─── Material provided

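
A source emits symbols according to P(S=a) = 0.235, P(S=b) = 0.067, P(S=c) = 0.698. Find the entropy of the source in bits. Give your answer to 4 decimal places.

1.1143 bits

H(S) = −Σ p·log₂ p.
  −(0.235)·log₂(0.235) = 0.49098
  −(0.067)·log₂(0.067) = 0.26128
  −(0.698)·log₂(0.698) = 0.36205
Sum: 0.49098 + 0.26128 + 0.36205 = 1.1143 bits.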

──────

→ **What to work on**:
Your answer should be every entry above, repeated exactly.

→ **Answer section**:
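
A source emits symbols according to P(S=a) = 0.235, P(S=b) = 0.067, P(S=c) = 0.698. Find the entropy of the source in bits. Give your answer to 4 decimal places.

1.1143 bits

H(S) = −Σ p·log₂ p.
  −(0.235)·log₂(0.235) = 0.49098
  −(0.067)·log₂(0.067) = 0.26128
  −(0.698)·log₂(0.698) = 0.36205
Sum: 0.49098 + 0.26128 + 0.36205 = 1.1143 bits.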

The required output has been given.